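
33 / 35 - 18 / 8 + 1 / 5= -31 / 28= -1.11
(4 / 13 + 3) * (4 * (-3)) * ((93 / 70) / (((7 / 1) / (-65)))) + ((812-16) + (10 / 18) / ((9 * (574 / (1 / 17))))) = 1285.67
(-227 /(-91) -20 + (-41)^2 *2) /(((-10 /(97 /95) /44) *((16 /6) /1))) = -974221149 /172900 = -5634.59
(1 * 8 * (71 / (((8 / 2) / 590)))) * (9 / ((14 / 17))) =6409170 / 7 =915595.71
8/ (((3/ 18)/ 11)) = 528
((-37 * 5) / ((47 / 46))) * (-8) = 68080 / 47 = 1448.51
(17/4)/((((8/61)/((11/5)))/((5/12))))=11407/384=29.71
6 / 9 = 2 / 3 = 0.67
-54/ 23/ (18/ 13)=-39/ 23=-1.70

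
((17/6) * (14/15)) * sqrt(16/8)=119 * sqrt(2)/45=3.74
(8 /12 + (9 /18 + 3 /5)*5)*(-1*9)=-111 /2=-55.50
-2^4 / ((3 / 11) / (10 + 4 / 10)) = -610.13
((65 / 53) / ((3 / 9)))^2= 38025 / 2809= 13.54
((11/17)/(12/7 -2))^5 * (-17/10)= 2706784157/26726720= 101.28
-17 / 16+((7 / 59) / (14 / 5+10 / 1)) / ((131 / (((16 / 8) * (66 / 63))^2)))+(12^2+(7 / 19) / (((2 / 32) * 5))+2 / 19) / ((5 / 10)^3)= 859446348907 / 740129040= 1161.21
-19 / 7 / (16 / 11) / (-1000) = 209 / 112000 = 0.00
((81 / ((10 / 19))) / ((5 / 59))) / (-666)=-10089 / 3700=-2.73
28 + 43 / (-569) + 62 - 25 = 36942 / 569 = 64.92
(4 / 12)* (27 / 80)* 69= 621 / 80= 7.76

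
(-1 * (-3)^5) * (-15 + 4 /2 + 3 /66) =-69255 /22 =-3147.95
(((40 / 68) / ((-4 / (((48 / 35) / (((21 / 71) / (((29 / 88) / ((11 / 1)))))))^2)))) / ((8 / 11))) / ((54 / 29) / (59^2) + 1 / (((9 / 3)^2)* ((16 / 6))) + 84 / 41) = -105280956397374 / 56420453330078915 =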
════
Task: Retype the records above in full, with no differences.

Output below:
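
33 / 35 - 18 / 8 + 1 / 5= -31 / 28= -1.11
(4 / 13 + 3) * (4 * (-3)) * ((93 / 70) / (((7 / 1) / (-65)))) + ((812-16) + (10 / 18) / ((9 * (574 / (1 / 17))))) = 1285.67
(-227 /(-91) -20 + (-41)^2 *2) /(((-10 /(97 /95) /44) *((16 /6) /1))) = -974221149 /172900 = -5634.59
(1 * 8 * (71 / (((8 / 2) / 590)))) * (9 / ((14 / 17))) =6409170 / 7 =915595.71
8/ (((3/ 18)/ 11)) = 528
((-37 * 5) / ((47 / 46))) * (-8) = 68080 / 47 = 1448.51
(17/4)/((((8/61)/((11/5)))/((5/12))))=11407/384=29.71
6 / 9 = 2 / 3 = 0.67
-54/ 23/ (18/ 13)=-39/ 23=-1.70

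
((17/6) * (14/15)) * sqrt(16/8)=119 * sqrt(2)/45=3.74
(8 /12 + (9 /18 + 3 /5)*5)*(-1*9)=-111 /2=-55.50
-2^4 / ((3 / 11) / (10 + 4 / 10)) = -610.13
((65 / 53) / ((3 / 9)))^2= 38025 / 2809= 13.54
((11/17)/(12/7 -2))^5 * (-17/10)= 2706784157/26726720= 101.28
-17 / 16+((7 / 59) / (14 / 5+10 / 1)) / ((131 / (((16 / 8) * (66 / 63))^2)))+(12^2+(7 / 19) / (((2 / 32) * 5))+2 / 19) / ((5 / 10)^3)= 859446348907 / 740129040= 1161.21
-19 / 7 / (16 / 11) / (-1000) = 209 / 112000 = 0.00
((81 / ((10 / 19))) / ((5 / 59))) / (-666)=-10089 / 3700=-2.73
28 + 43 / (-569) + 62 - 25 = 36942 / 569 = 64.92
(4 / 12)* (27 / 80)* 69= 621 / 80= 7.76

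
(-1 * (-3)^5) * (-15 + 4 /2 + 3 /66) =-69255 /22 =-3147.95
(((40 / 68) / ((-4 / (((48 / 35) / (((21 / 71) / (((29 / 88) / ((11 / 1)))))))^2)))) / ((8 / 11))) / ((54 / 29) / (59^2) + 1 / (((9 / 3)^2)* ((16 / 6))) + 84 / 41) = -105280956397374 / 56420453330078915 =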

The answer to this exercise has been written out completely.